◆ Information:
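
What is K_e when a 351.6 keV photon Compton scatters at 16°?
9.1284 keV

By energy conservation: K_e = E_initial - E_final

First find the scattered photon energy:
Initial wavelength: λ = hc/E = 3.5263 pm
Compton shift: Δλ = λ_C(1 - cos(16°)) = 0.0940 pm
Final wavelength: λ' = 3.5263 + 0.0940 = 3.6203 pm
Final photon energy: E' = hc/λ' = 342.4716 keV

Electron kinetic energy:
K_e = E - E' = 351.6000 - 342.4716 = 9.1284 keV

(Intermediate values are shown rounded; full precision is carried through to the final answer.)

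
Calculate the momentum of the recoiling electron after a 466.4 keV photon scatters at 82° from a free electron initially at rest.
2.6820e-22 kg·m/s

The electron is initially at rest, so by conservation of momentum:
p⃗_e = p⃗₀ − p⃗'  (incident photon momentum minus scattered photon momentum)

Photon momentum magnitudes (p = h/λ = E/c):
λ₀ = hc/E₀ = 2.6583 pm → p₀ = h/λ₀ = 2.4926e-22 kg·m/s
Δλ = λ_C(1 − cos 82°) = 2.0886 pm
λ' = 4.7470 pm → p' = h/λ' = 1.3959e-22 kg·m/s

The scattered photon makes angle θ = 82° with the incident direction, so by the law of cosines:
|p⃗_e|² = p₀² + p'² − 2p₀p'cos θ
|p⃗_e|² = (2.4926e-22)² + (1.3959e-22)² − 2·2.4926e-22·1.3959e-22·cos(82°)
|p⃗_e| = 2.6820e-22 kg·m/s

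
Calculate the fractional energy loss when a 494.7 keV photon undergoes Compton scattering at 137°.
0.6263 (or 62.63%)

Calculate initial and final photon energies:

Initial: E₀ = 494.7 keV → λ₀ = 2.5063 pm
Compton shift: Δλ = 4.2008 pm
Final wavelength: λ' = 6.7071 pm
Final energy: E' = 184.8565 keV

Fractional energy loss:
(E₀ - E')/E₀ = (494.7000 - 184.8565)/494.7000
= 309.8435/494.7000
= 0.6263
= 62.63%

(Intermediate values are shown rounded; full precision is carried through to the final answer.)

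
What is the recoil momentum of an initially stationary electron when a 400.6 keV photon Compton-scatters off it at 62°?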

◆ Task directions: Print each entry exactly as it was written.

◆ Your response:
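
What is K_e when a 351.6 keV photon Compton scatters at 16°?
9.1284 keV

By energy conservation: K_e = E_initial - E_final

First find the scattered photon energy:
Initial wavelength: λ = hc/E = 3.5263 pm
Compton shift: Δλ = λ_C(1 - cos(16°)) = 0.0940 pm
Final wavelength: λ' = 3.5263 + 0.0940 = 3.6203 pm
Final photon energy: E' = hc/λ' = 342.4716 keV

Electron kinetic energy:
K_e = E - E' = 351.6000 - 342.4716 = 9.1284 keV

(Intermediate values are shown rounded; full precision is carried through to the final answer.)

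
Calculate the momentum of the recoiling electron after a 466.4 keV photon scatters at 82° from a free electron initially at rest.
2.6820e-22 kg·m/s

The electron is initially at rest, so by conservation of momentum:
p⃗_e = p⃗₀ − p⃗'  (incident photon momentum minus scattered photon momentum)

Photon momentum magnitudes (p = h/λ = E/c):
λ₀ = hc/E₀ = 2.6583 pm → p₀ = h/λ₀ = 2.4926e-22 kg·m/s
Δλ = λ_C(1 − cos 82°) = 2.0886 pm
λ' = 4.7470 pm → p' = h/λ' = 1.3959e-22 kg·m/s

The scattered photon makes angle θ = 82° with the incident direction, so by the law of cosines:
|p⃗_e|² = p₀² + p'² − 2p₀p'cos θ
|p⃗_e|² = (2.4926e-22)² + (1.3959e-22)² − 2·2.4926e-22·1.3959e-22·cos(82°)
|p⃗_e| = 2.6820e-22 kg·m/s

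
Calculate the fractional energy loss when a 494.7 keV photon undergoes Compton scattering at 137°.
0.6263 (or 62.63%)

Calculate initial and final photon energies:

Initial: E₀ = 494.7 keV → λ₀ = 2.5063 pm
Compton shift: Δλ = 4.2008 pm
Final wavelength: λ' = 6.7071 pm
Final energy: E' = 184.8565 keV

Fractional energy loss:
(E₀ - E')/E₀ = (494.7000 - 184.8565)/494.7000
= 309.8435/494.7000
= 0.6263
= 62.63%

(Intermediate values are shown rounded; full precision is carried through to the final answer.)

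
What is the recoil momentum of an initially stationary electron when a 400.6 keV photon Compton-scatters off it at 62°?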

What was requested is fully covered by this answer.